_Dataset records_
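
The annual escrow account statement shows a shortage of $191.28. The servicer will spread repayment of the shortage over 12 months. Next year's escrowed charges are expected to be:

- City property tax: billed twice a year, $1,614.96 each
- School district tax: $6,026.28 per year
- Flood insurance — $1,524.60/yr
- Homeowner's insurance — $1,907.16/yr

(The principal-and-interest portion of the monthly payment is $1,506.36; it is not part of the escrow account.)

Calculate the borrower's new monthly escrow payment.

City property tax: $1,614.96 × 2 = $3,229.92 annually
School district tax: $6,026.28 annually
Flood insurance: $1,524.60 annually
Homeowner's insurance: $1,907.16 annually
Total annual escrow = $3,229.92 + $6,026.28 + $1,524.60 + $1,907.16 = $12,687.96
Monthly = $12,687.96 / 12 = $1,057.33
Shortage spread = $191.28 / 12 = $15.94/mo
Adjusted monthly = $1,057.33 + $15.94 = $1,073.27

$1,073.27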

_Prompt_
A single number is the answer: the count of lines in the material above that contain "account".

_Written answer_
2